Task statement.
Each entry is to be transcribed exactly, with nothing added or dropped.

[[ Information shown, beginning ]]

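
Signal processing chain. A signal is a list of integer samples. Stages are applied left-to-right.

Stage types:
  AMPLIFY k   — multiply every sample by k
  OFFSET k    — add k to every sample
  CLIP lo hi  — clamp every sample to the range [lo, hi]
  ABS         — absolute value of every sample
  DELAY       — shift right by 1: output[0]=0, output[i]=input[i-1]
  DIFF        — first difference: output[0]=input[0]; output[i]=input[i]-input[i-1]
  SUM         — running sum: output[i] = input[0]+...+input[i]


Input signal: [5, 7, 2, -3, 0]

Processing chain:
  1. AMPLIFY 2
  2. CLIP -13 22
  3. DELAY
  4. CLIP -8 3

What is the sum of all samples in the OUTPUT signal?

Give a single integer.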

[[ Information shown, end ]]

Finished task.
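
Signal processing chain. A signal is a list of integer samples. Stages are applied left-to-right.

Stage types:
  AMPLIFY k   — multiply every sample by k
  OFFSET k    — add k to every sample
  CLIP lo hi  — clamp every sample to the range [lo, hi]
  ABS         — absolute value of every sample
  DELAY       — shift right by 1: output[0]=0, output[i]=input[i-1]
  DIFF        — first difference: output[0]=input[0]; output[i]=input[i]-input[i-1]
  SUM         — running sum: output[i] = input[0]+...+input[i]


Input signal: [5, 7, 2, -3, 0]

Processing chain:
  1. AMPLIFY 2
  2. CLIP -13 22
  3. DELAY
  4. CLIP -8 3

What is the sum of all samples in the OUTPUT signal?

Give a single integer.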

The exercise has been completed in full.